#### [DESCRIPTION OF THE TASK]
The expected output is each line below containing "edge", copied in full.

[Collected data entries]
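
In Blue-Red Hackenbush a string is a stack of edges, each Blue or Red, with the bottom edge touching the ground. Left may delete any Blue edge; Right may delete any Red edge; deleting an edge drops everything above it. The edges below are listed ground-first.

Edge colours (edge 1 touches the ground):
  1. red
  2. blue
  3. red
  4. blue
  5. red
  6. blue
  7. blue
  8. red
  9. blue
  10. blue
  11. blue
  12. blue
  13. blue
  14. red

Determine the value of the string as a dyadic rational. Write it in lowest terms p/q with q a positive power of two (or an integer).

1 of 14 · r · max L −∞ · min R 0 → -1
2 of 14 · rb · max L -1 · min R 0 → -1/2
3 of 14 · rbr · max L -1 · min R -1/2 → -3/4
4 of 14 · rbrb · max L -3/4 · min R -1/2 → -5/8
5 of 14 · rbrbr · max L -3/4 · min R -5/8 → -11/16
6 of 14 · rbrbrb · max L -11/16 · min R -5/8 → -21/32
7 of 14 · rbrbrbb · max L -21/32 · min R -5/8 → -41/64
8 of 14 · rbrbrbbr · max L -21/32 · min R -41/64 → -83/128
9 of 14 · rbrbrbbrb · max L -83/128 · min R -41/64 → -165/256
10 of 14 · rbrbrbbrbb · max L -165/256 · min R -41/64 → -329/512
11 of 14 · rbrbrbbrbbb · max L -329/512 · min R -41/64 → -657/1024
12 of 14 · rbrbrbbrbbbb · max L -657/1024 · min R -41/64 → -1313/2048
13 of 14 · rbrbrbbrbbbbb · max L -1313/2048 · min R -41/64 → -2625/4096
14 of 14 · rbrbrbbrbbbbbr · max L -1313/2048 · min R -2625/4096 → -5251/8192

-5251/8192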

#### [RESPONSE BOX]
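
In Blue-Red Hackenbush a string is a stack of edges, each Blue or Red, with the bottom edge touching the ground. Left may delete any Blue edge; Right may delete any Red edge; deleting an edge drops everything above it. The edges below are listed ground-first.
Edge colours (edge 1 touches the ground):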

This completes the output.